_Your objective_
In the records below, count every line that contains the word "million" and report only the total.

Data records:
- Opening Delimiter -

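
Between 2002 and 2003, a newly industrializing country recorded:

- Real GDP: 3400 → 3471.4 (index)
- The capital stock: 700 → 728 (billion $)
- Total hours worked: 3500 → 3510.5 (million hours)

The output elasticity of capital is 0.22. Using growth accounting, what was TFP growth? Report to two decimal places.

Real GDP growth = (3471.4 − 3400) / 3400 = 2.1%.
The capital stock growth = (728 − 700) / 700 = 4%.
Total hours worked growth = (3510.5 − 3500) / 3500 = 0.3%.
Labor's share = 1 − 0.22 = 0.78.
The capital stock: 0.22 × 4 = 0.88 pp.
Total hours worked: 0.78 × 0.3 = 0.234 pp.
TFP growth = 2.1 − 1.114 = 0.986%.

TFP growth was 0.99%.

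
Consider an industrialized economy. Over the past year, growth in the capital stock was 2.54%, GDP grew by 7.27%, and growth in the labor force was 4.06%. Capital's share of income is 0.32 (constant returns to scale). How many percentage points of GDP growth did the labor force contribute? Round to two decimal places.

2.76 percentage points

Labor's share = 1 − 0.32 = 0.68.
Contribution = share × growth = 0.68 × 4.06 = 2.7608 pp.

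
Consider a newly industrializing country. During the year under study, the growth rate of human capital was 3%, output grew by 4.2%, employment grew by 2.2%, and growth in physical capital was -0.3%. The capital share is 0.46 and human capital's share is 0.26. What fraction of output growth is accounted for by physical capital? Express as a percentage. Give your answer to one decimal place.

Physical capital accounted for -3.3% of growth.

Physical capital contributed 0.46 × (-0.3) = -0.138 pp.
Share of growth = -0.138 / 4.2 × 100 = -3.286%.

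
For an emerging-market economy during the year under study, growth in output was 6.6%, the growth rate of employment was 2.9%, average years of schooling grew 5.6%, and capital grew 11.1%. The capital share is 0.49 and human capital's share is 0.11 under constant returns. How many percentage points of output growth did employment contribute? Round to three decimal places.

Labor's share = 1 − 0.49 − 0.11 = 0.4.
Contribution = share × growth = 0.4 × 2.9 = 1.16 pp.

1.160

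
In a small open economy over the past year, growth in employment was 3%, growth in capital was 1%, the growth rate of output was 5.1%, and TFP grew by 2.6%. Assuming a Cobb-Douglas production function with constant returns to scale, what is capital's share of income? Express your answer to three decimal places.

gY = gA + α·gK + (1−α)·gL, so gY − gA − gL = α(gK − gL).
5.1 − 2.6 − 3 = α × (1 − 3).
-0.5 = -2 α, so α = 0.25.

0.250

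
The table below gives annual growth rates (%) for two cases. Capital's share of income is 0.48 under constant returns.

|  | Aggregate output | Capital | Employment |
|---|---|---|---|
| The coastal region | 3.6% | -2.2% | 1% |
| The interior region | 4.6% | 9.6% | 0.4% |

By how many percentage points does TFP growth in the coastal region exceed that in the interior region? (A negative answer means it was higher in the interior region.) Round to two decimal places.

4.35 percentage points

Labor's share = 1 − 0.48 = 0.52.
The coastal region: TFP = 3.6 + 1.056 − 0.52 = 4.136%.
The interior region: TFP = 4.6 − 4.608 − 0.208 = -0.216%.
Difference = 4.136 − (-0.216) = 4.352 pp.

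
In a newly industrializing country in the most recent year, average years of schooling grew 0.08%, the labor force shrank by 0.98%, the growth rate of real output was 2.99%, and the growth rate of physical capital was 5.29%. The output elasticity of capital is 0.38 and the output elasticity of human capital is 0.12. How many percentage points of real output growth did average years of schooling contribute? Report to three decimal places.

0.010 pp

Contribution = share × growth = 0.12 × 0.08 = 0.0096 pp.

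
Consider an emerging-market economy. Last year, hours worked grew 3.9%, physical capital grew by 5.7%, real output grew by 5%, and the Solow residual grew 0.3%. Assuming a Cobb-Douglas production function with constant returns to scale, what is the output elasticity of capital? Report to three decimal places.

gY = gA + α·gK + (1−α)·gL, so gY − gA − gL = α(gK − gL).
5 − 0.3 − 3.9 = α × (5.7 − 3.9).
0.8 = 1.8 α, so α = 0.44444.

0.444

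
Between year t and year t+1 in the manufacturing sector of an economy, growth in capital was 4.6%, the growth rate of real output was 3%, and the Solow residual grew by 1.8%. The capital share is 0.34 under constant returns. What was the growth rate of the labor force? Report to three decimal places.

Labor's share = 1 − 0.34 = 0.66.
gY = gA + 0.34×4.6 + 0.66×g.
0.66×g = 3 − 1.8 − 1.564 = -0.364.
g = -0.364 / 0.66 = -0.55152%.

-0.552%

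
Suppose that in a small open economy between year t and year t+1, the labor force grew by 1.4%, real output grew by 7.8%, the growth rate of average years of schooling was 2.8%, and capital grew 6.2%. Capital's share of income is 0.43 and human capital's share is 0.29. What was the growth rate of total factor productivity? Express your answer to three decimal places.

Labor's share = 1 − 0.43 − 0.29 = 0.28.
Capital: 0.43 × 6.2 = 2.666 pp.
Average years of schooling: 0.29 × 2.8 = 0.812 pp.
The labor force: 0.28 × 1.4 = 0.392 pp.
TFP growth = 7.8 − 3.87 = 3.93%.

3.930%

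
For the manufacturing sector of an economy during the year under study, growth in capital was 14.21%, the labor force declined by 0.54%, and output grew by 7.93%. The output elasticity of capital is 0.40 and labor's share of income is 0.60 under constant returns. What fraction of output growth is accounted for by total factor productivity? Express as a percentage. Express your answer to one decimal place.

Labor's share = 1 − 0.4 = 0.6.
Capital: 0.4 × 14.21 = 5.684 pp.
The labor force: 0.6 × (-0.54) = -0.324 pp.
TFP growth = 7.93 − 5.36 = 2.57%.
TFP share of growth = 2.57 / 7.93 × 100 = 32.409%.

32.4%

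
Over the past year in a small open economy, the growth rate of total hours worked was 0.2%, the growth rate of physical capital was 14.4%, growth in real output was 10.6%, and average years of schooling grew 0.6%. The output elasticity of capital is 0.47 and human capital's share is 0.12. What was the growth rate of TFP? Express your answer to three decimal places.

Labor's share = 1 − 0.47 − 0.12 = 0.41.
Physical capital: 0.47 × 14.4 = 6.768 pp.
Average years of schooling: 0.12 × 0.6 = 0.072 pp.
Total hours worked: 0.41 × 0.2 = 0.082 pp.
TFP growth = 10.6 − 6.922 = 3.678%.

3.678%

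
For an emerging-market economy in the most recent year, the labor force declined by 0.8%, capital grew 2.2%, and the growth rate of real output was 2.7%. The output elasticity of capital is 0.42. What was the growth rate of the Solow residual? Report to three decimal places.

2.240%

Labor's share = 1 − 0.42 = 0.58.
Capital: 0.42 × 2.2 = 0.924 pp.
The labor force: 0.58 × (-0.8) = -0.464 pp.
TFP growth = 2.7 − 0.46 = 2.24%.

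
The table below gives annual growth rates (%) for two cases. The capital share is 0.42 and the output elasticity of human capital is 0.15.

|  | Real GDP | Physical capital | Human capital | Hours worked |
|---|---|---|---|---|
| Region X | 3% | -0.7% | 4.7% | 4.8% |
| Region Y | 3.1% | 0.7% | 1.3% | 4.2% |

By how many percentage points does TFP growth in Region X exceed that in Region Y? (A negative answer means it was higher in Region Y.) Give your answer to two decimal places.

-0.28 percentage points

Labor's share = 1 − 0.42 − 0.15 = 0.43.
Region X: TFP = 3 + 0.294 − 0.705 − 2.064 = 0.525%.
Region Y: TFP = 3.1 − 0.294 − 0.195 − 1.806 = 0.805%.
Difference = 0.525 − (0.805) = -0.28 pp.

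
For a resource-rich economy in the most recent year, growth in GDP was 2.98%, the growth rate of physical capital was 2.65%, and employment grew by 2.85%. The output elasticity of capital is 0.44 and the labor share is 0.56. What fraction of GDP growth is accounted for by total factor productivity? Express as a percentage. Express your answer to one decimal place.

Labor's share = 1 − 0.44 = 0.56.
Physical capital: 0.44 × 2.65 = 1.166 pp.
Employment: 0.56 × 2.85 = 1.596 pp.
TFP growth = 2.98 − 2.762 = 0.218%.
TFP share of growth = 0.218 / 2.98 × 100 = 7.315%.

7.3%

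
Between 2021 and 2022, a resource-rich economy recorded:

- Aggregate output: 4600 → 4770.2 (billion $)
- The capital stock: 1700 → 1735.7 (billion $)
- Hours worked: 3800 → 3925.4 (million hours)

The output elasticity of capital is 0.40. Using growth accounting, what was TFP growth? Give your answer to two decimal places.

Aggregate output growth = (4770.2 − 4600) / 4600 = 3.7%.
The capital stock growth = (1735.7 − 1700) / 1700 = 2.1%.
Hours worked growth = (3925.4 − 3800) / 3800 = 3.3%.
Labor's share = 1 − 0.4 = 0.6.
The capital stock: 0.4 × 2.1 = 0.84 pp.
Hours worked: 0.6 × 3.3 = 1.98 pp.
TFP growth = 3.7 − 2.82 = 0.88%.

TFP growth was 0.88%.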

- Closing Delimiter -
- Opening Delimiter -

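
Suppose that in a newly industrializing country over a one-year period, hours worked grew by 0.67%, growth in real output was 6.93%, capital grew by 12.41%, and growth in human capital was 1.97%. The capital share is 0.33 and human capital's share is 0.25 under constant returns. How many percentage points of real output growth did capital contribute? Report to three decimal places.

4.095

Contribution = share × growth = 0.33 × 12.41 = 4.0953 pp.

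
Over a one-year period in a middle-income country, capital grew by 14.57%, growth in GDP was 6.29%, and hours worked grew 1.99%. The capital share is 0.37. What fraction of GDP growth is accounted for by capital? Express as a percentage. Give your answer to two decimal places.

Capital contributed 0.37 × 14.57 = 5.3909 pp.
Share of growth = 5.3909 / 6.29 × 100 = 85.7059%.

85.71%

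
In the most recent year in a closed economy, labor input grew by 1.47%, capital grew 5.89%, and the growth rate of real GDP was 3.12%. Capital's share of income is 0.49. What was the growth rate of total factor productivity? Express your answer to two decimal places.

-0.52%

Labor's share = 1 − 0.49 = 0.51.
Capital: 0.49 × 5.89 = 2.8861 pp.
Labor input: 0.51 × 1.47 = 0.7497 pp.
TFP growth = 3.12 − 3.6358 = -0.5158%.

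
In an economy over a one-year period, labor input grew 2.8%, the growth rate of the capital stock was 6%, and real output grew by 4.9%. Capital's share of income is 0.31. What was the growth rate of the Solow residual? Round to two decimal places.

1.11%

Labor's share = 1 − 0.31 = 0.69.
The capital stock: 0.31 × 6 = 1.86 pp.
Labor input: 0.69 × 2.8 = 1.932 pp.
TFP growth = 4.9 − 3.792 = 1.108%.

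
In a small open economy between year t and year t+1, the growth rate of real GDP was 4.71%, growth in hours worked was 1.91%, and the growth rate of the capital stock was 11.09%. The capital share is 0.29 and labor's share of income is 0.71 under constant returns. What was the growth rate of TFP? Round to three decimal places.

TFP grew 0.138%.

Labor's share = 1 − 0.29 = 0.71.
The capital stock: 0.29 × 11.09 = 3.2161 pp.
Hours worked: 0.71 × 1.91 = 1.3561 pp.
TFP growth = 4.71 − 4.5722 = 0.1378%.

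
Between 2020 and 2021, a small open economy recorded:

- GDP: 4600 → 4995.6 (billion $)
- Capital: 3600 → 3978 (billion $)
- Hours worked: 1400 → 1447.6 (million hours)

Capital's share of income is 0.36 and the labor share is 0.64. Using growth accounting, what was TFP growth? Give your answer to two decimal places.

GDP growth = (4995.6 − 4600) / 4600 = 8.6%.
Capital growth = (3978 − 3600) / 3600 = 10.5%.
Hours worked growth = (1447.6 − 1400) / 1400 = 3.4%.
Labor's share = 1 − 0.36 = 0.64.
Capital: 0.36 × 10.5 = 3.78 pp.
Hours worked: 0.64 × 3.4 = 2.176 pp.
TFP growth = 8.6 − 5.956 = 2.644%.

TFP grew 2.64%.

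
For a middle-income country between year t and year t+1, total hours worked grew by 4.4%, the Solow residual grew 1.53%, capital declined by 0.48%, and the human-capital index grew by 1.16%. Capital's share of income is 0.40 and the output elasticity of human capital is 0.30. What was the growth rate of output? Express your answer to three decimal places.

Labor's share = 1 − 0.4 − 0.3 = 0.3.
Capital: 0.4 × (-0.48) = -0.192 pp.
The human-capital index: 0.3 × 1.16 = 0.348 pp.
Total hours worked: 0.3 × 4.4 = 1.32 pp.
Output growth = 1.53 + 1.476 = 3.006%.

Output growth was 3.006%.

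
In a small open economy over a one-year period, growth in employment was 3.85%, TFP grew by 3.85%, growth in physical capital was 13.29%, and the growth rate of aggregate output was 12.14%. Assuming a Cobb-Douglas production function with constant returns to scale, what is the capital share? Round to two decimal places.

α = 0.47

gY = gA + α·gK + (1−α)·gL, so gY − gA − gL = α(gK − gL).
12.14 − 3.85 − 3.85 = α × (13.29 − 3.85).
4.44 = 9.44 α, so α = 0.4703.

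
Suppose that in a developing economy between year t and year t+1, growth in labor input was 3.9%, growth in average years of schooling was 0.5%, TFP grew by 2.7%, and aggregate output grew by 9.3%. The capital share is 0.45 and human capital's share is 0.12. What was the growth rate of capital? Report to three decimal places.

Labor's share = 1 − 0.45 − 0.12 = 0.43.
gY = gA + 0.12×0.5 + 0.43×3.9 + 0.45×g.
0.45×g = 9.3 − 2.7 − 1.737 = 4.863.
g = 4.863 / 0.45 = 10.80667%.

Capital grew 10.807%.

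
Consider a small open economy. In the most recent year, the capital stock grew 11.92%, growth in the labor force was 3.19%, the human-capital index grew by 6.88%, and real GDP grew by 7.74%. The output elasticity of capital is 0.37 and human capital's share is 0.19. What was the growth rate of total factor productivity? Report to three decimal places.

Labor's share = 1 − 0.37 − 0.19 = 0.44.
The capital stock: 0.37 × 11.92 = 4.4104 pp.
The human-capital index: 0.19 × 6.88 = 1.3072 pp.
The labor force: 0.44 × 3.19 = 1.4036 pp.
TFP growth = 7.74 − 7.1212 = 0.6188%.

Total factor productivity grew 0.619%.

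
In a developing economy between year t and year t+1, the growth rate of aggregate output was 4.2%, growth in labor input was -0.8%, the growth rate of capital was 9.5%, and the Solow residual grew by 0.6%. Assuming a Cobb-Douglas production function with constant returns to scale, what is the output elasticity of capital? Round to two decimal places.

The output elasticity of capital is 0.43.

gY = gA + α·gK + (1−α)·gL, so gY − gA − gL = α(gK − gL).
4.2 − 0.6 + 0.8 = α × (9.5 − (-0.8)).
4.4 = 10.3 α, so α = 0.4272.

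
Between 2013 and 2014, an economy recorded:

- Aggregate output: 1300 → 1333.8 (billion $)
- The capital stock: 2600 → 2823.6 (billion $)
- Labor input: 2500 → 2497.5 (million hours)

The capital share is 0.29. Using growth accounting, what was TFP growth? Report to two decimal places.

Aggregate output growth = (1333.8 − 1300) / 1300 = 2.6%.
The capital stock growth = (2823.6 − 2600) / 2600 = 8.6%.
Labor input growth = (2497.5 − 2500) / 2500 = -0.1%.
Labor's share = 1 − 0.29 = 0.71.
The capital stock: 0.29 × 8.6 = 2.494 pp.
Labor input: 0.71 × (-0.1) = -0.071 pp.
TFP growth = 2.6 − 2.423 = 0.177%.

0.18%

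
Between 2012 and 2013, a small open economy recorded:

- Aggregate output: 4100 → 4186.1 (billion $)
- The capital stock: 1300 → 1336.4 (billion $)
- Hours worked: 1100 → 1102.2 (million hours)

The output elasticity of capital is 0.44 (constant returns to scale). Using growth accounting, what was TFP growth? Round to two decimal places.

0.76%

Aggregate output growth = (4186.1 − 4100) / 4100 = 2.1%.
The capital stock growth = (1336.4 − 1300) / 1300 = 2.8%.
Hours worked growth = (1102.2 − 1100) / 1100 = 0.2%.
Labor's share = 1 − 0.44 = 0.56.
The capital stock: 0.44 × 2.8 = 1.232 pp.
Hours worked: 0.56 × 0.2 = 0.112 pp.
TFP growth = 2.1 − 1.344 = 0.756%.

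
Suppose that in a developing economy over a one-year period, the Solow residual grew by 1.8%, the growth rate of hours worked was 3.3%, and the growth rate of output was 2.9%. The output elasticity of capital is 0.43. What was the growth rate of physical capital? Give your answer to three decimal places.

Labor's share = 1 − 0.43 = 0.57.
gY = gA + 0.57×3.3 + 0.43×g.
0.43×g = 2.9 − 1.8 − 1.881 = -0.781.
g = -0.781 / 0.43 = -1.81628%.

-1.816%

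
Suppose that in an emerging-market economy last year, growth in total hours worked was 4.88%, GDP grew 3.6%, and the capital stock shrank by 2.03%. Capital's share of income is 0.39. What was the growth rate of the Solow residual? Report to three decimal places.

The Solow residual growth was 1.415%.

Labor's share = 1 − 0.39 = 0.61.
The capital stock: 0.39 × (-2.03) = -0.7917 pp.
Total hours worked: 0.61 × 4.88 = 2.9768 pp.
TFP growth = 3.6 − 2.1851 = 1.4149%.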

- Closing Delimiter -
- Opening Delimiter -

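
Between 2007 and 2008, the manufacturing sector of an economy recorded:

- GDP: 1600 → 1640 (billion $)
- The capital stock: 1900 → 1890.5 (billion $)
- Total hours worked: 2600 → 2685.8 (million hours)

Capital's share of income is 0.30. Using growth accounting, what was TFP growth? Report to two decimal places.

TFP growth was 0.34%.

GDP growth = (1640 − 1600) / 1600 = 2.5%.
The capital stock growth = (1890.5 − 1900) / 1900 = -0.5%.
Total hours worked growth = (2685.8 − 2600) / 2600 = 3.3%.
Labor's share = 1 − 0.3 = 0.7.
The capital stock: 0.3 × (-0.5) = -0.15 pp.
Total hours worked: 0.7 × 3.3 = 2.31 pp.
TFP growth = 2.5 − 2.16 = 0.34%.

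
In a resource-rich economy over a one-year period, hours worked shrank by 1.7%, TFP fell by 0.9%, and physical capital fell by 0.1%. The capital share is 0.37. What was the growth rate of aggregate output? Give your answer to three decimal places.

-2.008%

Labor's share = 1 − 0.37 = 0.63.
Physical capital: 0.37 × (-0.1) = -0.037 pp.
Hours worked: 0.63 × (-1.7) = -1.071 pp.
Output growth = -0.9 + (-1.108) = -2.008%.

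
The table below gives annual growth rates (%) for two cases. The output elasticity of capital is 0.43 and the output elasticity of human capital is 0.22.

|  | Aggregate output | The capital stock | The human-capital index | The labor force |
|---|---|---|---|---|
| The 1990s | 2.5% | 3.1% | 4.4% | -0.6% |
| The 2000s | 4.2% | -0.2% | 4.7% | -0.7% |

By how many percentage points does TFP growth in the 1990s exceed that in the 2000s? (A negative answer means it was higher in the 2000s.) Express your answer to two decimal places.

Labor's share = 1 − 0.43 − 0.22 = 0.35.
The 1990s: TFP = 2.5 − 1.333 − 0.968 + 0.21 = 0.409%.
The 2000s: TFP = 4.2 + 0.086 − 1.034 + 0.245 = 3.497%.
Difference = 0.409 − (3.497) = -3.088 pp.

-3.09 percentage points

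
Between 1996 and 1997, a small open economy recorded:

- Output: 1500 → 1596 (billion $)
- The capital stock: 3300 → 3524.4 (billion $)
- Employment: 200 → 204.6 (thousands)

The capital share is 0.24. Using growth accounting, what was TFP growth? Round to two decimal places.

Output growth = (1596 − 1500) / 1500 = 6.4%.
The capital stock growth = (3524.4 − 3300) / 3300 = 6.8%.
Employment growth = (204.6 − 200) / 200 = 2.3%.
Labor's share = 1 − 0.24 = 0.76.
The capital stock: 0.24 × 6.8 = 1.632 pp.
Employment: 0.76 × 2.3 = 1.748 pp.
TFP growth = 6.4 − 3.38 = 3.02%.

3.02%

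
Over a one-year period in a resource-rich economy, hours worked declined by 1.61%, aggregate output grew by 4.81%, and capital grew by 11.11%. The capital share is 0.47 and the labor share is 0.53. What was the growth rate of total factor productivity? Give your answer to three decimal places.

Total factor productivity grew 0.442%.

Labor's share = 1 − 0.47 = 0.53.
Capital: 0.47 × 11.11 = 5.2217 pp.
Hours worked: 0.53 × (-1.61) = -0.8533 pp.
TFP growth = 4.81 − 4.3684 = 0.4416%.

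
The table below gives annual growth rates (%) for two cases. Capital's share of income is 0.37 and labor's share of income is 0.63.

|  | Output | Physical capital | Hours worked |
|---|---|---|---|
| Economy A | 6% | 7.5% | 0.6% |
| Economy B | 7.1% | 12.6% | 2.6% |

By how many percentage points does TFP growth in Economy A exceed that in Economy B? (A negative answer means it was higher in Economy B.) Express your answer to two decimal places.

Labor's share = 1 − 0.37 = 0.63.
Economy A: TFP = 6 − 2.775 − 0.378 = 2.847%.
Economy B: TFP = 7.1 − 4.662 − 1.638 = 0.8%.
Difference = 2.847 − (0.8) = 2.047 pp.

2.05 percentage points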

- Closing Delimiter -

_Result of this exercise_
6